:: MATERIAL SHOWN ::

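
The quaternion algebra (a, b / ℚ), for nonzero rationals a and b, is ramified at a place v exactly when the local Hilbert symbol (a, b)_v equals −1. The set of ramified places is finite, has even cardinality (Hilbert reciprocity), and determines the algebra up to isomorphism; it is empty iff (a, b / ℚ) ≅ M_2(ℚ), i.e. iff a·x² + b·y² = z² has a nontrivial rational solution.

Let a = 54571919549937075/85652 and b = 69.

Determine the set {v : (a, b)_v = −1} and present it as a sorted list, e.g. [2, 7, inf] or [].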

:::
:: MATERIAL SHOWN ::

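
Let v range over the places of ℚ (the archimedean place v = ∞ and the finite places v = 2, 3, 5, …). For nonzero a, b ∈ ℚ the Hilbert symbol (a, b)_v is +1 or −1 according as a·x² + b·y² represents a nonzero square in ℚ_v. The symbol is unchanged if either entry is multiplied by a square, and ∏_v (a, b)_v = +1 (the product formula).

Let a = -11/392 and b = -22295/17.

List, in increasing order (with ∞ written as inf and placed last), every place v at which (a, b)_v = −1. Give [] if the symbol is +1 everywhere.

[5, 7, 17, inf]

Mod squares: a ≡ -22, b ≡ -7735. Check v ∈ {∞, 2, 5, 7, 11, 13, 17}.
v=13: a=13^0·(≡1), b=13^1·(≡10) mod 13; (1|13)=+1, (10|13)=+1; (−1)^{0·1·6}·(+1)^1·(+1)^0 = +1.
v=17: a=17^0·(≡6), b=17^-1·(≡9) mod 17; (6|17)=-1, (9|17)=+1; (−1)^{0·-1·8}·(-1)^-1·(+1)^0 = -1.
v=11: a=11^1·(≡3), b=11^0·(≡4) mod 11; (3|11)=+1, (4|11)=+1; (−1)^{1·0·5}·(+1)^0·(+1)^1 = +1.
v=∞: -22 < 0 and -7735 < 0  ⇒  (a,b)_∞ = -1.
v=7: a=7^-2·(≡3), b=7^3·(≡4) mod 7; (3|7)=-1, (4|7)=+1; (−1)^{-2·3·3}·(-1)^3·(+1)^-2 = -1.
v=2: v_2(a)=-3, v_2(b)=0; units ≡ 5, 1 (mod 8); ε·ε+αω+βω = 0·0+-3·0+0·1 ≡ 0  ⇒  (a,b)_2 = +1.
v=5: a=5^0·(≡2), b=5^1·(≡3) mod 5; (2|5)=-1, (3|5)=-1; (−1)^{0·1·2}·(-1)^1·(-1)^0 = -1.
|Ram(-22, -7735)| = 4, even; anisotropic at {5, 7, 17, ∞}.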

:::

■ AIM OF THE TASK:
Output the lines of the records above exactly as they appear, from the line containing "Let a = 54571919549937075/85652 and b = 69." through the line containing "Determine the set".

■ TASK RESPONSE:
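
Let a = 54571919549937075/85652 and b = 69.

Determine the set {v : (a, b)_v = −1} and present it as a sorted list, e.g. [2, 7, inf] or [].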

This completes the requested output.